_WHAT IS REQUIRED_
Which lines run from the one containing "Files of sizes" to the end of the entries below? Retype exactly those, both ends included.
____________________
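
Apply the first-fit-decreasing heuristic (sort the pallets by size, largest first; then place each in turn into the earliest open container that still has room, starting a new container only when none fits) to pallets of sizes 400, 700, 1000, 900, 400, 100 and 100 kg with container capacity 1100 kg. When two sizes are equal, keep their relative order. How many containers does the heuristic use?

Sorted descending: 1000, 900, 700, 400, 400, 100, 100.
  1000 → container 1 (new)  [load 1000/1100]
  900 → container 2 (new)  [load 900/1100]
  700 → container 3 (new)  [load 700/1100]
  400 → container 3  [load 1100/1100]
  400 → container 4 (new)  [load 400/1100]
  100 → container 1  [load 1100/1100]
  100 → container 2  [load 1000/1100]
4 containers opened.

4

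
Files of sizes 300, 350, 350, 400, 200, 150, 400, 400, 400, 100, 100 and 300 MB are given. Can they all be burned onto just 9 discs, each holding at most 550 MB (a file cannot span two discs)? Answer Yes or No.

Yes

A valid assignment using 8 discs:
  disc 1: 400 + 150 = 550
  disc 2: 400 + 100 = 500
  disc 3: 400 + 100 = 500
  disc 4: 400 = 400
  disc 5: 350 + 200 = 550
  disc 6: 350 = 350
  disc 7: 300 = 300
  disc 8: 300 = 300
That uses only 8 ≤ 9, so 9 discs are enough.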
____________________
_SOLUTION FOR THIS EXERCISE_
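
Files of sizes 300, 350, 350, 400, 200, 150, 400, 400, 400, 100, 100 and 300 MB are given. Can they all be burned onto just 9 discs, each holding at most 550 MB (a file cannot span two discs)? Answer Yes or No.

Yes

A valid assignment using 8 discs:
  disc 1: 400 + 150 = 550
  disc 2: 400 + 100 = 500
  disc 3: 400 + 100 = 500
  disc 4: 400 = 400
  disc 5: 350 + 200 = 550
  disc 6: 350 = 350
  disc 7: 300 = 300
  disc 8: 300 = 300
That uses only 8 ≤ 9, so 9 discs are enough.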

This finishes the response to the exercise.